- **Requirement**: Both the line with "the starting tableau." and the line with "R2 (w2): [-3, 0, -4/3, 0, 1, 0, -4/3, 2/3]" in the records below must appear in the output, along with every line between them, exactly and with nothing added.

- **Data records**:
+ + + + +

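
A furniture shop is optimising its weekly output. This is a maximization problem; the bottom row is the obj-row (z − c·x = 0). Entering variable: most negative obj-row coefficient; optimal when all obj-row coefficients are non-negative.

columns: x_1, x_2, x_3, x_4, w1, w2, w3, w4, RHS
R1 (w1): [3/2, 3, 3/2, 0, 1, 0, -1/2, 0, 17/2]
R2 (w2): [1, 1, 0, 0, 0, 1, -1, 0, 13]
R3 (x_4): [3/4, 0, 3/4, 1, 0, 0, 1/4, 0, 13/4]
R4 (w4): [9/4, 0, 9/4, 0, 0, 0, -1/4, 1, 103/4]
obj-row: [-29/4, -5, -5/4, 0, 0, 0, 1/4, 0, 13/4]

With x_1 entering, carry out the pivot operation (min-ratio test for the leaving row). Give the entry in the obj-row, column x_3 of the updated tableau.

Ratio test on column x_1 — row 1: (17/2)/(3/2) = 17/3; row 2: 13/1 = 13; row 3: (13/4)/(3/4) = 13/3; row 4: (103/4)/(9/4) = 103/9. Minimum is 13/3 at row 3 (x_4 leaves); pivot element 3/4.
Divide row 3 by 3/4; eliminate column x_1 from the other rows.
obj-row update in column x_3: -5/4 − (-29/4)·1 = 6.

6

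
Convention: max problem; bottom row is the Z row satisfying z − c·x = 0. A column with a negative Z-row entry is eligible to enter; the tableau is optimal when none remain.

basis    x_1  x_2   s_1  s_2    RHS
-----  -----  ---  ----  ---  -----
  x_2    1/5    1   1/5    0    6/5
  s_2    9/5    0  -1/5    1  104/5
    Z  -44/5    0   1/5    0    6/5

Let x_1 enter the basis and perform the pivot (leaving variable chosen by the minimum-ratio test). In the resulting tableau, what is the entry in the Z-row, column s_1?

Ratio test on column x_1 — row 1: (6/5)/(1/5) = 6; row 2: (104/5)/(9/5) = 104/9. Minimum is 6 at row 1 (x_2 leaves); pivot element 1/5.
Divide row 1 by 1/5; eliminate column x_1 from the other rows.
Z-row update in column s_1: 1/5 − (-44/5)·1 = 9.

9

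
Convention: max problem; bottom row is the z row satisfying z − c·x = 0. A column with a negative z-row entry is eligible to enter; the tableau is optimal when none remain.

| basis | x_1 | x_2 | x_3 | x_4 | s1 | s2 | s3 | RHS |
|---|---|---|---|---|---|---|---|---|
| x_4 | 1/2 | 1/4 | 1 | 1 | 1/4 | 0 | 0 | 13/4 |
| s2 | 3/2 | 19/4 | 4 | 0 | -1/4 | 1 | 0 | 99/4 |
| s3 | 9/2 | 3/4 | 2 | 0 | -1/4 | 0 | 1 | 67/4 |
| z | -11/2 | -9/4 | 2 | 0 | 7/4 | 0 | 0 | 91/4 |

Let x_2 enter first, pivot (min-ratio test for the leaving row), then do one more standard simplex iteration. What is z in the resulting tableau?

Ratio test on column x_2 — row 1: (13/4)/(1/4) = 13; row 2: (99/4)/(19/4) = 99/19; row 3: (67/4)/(3/4) = 67/3. Minimum is 99/19 at row 2 (s2 leaves); pivot element 19/4.
Pivot on row 2; the z-row RHS becomes 91/4 − (-9/4)·(99/19) = 655/19.
Next entering variable (most negative z-row entry -91/19): x_1.
Ratio test on column x_1 — row 1: (37/19)/(8/19) = 37/8; row 2: (99/19)/(6/19) = 33/2; row 3: (244/19)/(81/19) = 244/81. Minimum is 244/81 at row 3 (s3 leaves); pivot element 81/19.
After the second pivot the z-row RHS is 655/19 − (-91/19)·(244/81) = 3961/81.

3961/81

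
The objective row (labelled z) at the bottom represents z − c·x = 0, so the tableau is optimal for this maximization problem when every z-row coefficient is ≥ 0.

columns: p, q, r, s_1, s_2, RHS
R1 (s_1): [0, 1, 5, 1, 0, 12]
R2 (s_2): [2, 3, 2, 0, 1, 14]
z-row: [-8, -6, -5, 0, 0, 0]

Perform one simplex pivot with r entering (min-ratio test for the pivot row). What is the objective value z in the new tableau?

12

Ratio test on column r — row 1: 12/5 = 12/5; row 2: 14/2 = 7. Minimum is 12/5 at row 1 (s_1 leaves); pivot element 5.
Pivot on row 1; the z-row RHS becomes 0 − (-5)·(12/5) = 12.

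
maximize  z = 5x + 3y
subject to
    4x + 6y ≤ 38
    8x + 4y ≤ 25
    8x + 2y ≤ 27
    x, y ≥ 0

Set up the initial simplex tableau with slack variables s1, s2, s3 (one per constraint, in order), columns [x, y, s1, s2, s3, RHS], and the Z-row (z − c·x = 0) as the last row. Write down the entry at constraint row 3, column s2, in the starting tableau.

0

Slack s2 belongs to constraint 2; its column is the unit vector e_2, so the entry in row 3 is 0.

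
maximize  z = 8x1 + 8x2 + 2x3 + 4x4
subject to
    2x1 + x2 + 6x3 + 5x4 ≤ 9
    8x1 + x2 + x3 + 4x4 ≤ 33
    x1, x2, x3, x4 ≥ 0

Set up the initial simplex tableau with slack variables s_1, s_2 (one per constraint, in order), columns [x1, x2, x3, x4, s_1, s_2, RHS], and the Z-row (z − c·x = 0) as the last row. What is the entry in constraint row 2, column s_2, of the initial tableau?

1

Slack s_2 belongs to constraint 2; its column is the unit vector e_2, so the entry in row 2 is 1.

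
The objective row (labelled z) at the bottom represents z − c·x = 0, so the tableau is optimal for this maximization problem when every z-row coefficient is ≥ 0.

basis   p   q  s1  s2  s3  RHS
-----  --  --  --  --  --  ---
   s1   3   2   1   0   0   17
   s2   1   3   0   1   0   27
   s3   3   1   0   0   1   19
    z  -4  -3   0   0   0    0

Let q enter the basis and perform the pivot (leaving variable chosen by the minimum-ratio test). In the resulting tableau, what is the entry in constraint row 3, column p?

3/2

Ratio test on column q — row 1: 17/2 = 17/2; row 2: 27/3 = 9; row 3: 19/1 = 19. Minimum is 17/2 at row 1 (s1 leaves); pivot element 2.
Divide row 1 by 2; eliminate column q from the other rows.
Row 3 update in column p: 3 − 1·(3/2) = 3/2.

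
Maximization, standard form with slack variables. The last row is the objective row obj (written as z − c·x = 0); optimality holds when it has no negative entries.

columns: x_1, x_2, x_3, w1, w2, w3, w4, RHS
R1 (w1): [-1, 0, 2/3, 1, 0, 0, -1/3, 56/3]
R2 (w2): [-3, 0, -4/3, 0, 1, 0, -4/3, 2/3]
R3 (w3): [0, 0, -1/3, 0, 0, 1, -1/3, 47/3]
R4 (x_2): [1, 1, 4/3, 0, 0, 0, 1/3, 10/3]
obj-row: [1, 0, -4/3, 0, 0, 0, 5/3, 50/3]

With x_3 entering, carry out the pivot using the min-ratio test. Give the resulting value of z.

Ratio test on column x_3 — row 1: (56/3)/(2/3) = 28; row 2: entry -4/3 ≤ 0; row 3: entry -1/3 ≤ 0; row 4: (10/3)/(4/3) = 5/2. Minimum is 5/2 at row 4 (x_2 leaves); pivot element 4/3.
Pivot on row 4; the obj-row RHS becomes 50/3 − (-4/3)·(5/2) = 20.

20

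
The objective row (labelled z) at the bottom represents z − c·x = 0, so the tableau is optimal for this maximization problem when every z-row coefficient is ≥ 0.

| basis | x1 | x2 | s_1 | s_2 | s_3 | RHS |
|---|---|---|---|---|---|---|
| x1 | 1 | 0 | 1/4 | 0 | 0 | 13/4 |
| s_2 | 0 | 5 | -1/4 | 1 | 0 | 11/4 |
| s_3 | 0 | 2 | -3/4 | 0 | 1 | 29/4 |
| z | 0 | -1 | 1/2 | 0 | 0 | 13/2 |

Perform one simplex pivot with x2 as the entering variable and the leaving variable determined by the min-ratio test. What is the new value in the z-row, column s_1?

Ratio test on column x2 — row 1: entry 0 ≤ 0; row 2: (11/4)/5 = 11/20; row 3: (29/4)/2 = 29/8. Minimum is 11/20 at row 2 (s_2 leaves); pivot element 5.
Divide row 2 by 5; eliminate column x2 from the other rows.
z-row update in column s_1: 1/2 − (-1)·(-1/20) = 9/20.

9/20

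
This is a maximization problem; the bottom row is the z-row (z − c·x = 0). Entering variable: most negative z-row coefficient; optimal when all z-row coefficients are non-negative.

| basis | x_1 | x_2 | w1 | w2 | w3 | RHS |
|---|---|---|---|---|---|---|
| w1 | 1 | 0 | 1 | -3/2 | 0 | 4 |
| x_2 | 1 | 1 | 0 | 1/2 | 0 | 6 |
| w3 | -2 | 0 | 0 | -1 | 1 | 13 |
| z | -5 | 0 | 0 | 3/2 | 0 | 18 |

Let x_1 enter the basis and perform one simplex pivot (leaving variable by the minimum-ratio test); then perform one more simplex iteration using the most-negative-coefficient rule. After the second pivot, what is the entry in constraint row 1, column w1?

Ratio test on column x_1 — row 1: 4/1 = 4; row 2: 6/1 = 6; row 3: entry -2 ≤ 0. Minimum is 4 at row 1 (w1 leaves); pivot element 1.
Divide row 1 by 1; eliminate column x_1 from the other rows.
Second iteration: most negative z-row entry is -6 in column w2, so w2 enters.
Ratio test on column w2 — row 1: entry -3/2 ≤ 0; row 2: 2/2 = 1; row 3: entry -4 ≤ 0. Minimum is 1 at row 2 (x_2 leaves); pivot element 2.
Divide row 2 by 2; eliminate column w2 from the other rows.
After both pivots, the entry at constraint row 1, column w1 is 1/4.

1/4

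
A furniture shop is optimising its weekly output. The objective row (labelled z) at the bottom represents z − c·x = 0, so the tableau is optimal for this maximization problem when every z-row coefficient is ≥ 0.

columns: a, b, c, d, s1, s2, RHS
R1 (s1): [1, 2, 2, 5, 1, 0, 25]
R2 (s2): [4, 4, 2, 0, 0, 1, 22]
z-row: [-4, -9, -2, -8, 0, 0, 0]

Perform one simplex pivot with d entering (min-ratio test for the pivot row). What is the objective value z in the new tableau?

40

Ratio test on column d — row 1: 25/5 = 5; row 2: entry 0 ≤ 0. Minimum is 5 at row 1 (s1 leaves); pivot element 5.
Pivot on row 1; the z-row RHS becomes 0 − (-8)·5 = 40.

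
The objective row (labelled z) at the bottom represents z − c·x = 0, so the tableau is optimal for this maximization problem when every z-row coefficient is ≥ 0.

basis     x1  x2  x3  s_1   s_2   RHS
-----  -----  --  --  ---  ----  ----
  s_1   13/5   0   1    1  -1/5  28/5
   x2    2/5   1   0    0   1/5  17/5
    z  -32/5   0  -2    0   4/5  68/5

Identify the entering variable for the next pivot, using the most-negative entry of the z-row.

x1

Negative z-row entries: x1: -32/5, x3: -2.
The most negative is -32/5 in column x1, so x1 enters.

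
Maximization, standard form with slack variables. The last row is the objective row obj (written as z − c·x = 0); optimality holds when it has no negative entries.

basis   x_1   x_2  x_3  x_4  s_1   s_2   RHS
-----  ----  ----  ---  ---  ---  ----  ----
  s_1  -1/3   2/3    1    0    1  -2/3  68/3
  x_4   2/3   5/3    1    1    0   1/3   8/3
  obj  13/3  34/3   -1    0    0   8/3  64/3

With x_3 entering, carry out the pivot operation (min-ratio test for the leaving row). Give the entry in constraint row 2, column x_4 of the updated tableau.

1

Ratio test on column x_3 — row 1: (68/3)/1 = 68/3; row 2: (8/3)/1 = 8/3. Minimum is 8/3 at row 2 (x_4 leaves); pivot element 1.
Divide row 2 by 1; eliminate column x_3 from the other rows.
In the new row 2, the x_4 entry is the old entry divided by the pivot: 1/1 = 1.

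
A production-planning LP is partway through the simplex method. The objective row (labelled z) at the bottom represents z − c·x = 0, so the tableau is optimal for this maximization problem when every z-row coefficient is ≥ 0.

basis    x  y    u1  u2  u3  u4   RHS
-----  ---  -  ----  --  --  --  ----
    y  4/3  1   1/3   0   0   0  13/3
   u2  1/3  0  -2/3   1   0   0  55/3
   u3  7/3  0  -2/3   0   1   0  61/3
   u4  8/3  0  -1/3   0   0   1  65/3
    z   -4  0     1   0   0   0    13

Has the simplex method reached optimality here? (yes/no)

no

The z-row has a negative entry -4 in column x, so it is not optimal.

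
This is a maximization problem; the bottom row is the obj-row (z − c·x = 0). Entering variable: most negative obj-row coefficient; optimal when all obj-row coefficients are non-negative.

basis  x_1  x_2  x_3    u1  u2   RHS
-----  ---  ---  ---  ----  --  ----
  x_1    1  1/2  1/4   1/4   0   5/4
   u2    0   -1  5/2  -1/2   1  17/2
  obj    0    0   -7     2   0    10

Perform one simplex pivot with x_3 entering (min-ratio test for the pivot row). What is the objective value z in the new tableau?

Ratio test on column x_3 — row 1: (5/4)/(1/4) = 5; row 2: (17/2)/(5/2) = 17/5. Minimum is 17/5 at row 2 (u2 leaves); pivot element 5/2.
Pivot on row 2; the obj-row RHS becomes 10 − (-7)·(17/5) = 169/5.

169/5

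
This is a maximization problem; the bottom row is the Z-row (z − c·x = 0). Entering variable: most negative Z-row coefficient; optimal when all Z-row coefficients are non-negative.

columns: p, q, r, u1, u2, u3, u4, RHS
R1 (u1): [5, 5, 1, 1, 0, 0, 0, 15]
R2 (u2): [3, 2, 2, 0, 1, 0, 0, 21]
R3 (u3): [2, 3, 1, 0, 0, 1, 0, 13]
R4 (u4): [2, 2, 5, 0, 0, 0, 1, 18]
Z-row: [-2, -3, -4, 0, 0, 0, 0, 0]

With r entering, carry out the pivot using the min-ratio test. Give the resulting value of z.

72/5

Ratio test on column r — row 1: 15/1 = 15; row 2: 21/2 = 21/2; row 3: 13/1 = 13; row 4: 18/5 = 18/5. Minimum is 18/5 at row 4 (u4 leaves); pivot element 5.
Pivot on row 4; the Z-row RHS becomes 0 − (-4)·(18/5) = 72/5.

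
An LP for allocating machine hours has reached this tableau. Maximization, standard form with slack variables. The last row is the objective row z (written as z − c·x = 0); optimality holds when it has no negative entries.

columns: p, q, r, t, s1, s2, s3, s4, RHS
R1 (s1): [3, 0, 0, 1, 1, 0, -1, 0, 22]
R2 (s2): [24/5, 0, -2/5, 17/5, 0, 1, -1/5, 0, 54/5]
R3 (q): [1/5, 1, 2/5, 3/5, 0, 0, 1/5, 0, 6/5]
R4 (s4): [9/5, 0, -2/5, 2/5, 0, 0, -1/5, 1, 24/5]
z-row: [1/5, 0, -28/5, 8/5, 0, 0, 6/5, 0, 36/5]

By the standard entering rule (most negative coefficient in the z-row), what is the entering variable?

r

Negative z-row entries: r: -28/5.
The most negative is -28/5 in column r, so r enters.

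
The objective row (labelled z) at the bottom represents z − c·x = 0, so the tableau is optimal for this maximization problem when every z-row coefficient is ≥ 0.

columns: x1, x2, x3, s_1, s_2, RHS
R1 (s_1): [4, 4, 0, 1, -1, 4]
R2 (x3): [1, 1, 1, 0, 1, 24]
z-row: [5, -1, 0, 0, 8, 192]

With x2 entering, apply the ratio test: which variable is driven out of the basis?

s_1

Column x2 entries and ratios — s_1: 4/4 = 1; x3: 24/1 = 24.
Smallest ratio is 1 in the row of s_1, so s_1 leaves.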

+ + + + +

- **Final answer**:
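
Set up the initial simplex tableau with slack variables s1, s2, s3 (one per constraint, in order), columns [x, y, s1, s2, s3, RHS], and the Z-row (z − c·x = 0) as the last row. Write down the entry at constraint row 3, column s2, in the starting tableau.

0

Slack s2 belongs to constraint 2; its column is the unit vector e_2, so the entry in row 3 is 0.

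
maximize  z = 8x1 + 8x2 + 2x3 + 4x4
subject to
    2x1 + x2 + 6x3 + 5x4 ≤ 9
    8x1 + x2 + x3 + 4x4 ≤ 33
    x1, x2, x3, x4 ≥ 0

Set up the initial simplex tableau with slack variables s_1, s_2 (one per constraint, in order), columns [x1, x2, x3, x4, s_1, s_2, RHS], and the Z-row (z − c·x = 0) as the last row. What is the entry in constraint row 2, column s_2, of the initial tableau?

1

Slack s_2 belongs to constraint 2; its column is the unit vector e_2, so the entry in row 2 is 1.

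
The objective row (labelled z) at the bottom represents z − c·x = 0, so the tableau is optimal for this maximization problem when every z-row coefficient is ≥ 0.

basis   p   q  s1  s2  s3  RHS
-----  --  --  --  --  --  ---
   s1   3   2   1   0   0   17
   s2   1   3   0   1   0   27
   s3   3   1   0   0   1   19
    z  -4  -3   0   0   0    0

Let q enter the basis and perform the pivot (leaving variable chosen by the minimum-ratio test). In the resulting tableau, what is the entry in constraint row 3, column p?

3/2

Ratio test on column q — row 1: 17/2 = 17/2; row 2: 27/3 = 9; row 3: 19/1 = 19. Minimum is 17/2 at row 1 (s1 leaves); pivot element 2.
Divide row 1 by 2; eliminate column q from the other rows.
Row 3 update in column p: 3 − 1·(3/2) = 3/2.

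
Maximization, standard form with slack variables. The last row is the objective row obj (written as z − c·x = 0); optimality holds when it has no negative entries.

columns: x_1, x_2, x_3, w1, w2, w3, w4, RHS
R1 (w1): [-1, 0, 2/3, 1, 0, 0, -1/3, 56/3]
R2 (w2): [-3, 0, -4/3, 0, 1, 0, -4/3, 2/3]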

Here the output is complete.